=== TASK STATEMENT ===
Using the records below, repeat exactly the lines from the one holding "Every model of" through the one holding "clause 10: !u", both ends included, and no others.

=== Begin Enclosure ===

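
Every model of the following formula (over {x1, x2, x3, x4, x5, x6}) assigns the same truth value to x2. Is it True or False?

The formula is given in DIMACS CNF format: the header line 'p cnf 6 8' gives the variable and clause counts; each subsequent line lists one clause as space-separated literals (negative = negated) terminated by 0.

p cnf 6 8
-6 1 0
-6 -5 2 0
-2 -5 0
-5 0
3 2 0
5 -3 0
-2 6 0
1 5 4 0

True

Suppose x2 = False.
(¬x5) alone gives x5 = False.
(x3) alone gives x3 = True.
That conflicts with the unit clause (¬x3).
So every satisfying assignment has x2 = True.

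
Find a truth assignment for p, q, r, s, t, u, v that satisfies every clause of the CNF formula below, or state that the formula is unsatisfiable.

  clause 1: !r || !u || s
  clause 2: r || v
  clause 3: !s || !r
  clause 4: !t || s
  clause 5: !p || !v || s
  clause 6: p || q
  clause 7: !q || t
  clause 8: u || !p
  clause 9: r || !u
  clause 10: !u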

=== End Enclosure ===
=== Begin Enclosure ===

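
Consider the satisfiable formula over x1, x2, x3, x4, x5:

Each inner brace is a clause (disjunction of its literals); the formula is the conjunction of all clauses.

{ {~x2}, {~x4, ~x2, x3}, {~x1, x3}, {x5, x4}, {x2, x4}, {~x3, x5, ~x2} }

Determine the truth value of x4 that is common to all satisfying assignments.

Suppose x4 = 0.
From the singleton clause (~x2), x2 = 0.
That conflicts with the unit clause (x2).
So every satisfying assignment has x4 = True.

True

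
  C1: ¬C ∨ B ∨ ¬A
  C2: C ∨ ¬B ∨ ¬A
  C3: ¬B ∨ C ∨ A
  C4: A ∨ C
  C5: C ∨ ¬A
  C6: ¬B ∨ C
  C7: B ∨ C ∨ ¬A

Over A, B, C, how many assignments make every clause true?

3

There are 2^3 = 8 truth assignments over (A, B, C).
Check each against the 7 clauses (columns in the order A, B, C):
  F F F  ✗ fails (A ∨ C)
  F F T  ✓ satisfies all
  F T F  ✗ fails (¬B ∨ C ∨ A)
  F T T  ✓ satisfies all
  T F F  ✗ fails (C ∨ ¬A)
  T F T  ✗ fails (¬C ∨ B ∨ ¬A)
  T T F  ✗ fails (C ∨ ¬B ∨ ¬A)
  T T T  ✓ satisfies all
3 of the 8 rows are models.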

=== End Enclosure ===

=== RESPONSE ===
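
Every model of the following formula (over {x1, x2, x3, x4, x5, x6}) assigns the same truth value to x2. Is it True or False?

The formula is given in DIMACS CNF format: the header line 'p cnf 6 8' gives the variable and clause counts; each subsequent line lists one clause as space-separated literals (negative = negated) terminated by 0.

p cnf 6 8
-6 1 0
-6 -5 2 0
-2 -5 0
-5 0
3 2 0
5 -3 0
-2 6 0
1 5 4 0

True

Suppose x2 = False.
(¬x5) alone gives x5 = False.
(x3) alone gives x3 = True.
That conflicts with the unit clause (¬x3).
So every satisfying assignment has x2 = True.

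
Find a truth assignment for p, q, r, s, t, u, v that satisfies every clause of the CNF formula below, or state that the formula is unsatisfiable.

  clause 1: !r || !u || s
  clause 2: r || v
  clause 3: !s || !r
  clause 4: !t || s
  clause 5: !p || !v || s
  clause 6: p || q
  clause 7: !q || t
  clause 8: u || !p
  clause 9: r || !u
  clause 10: !u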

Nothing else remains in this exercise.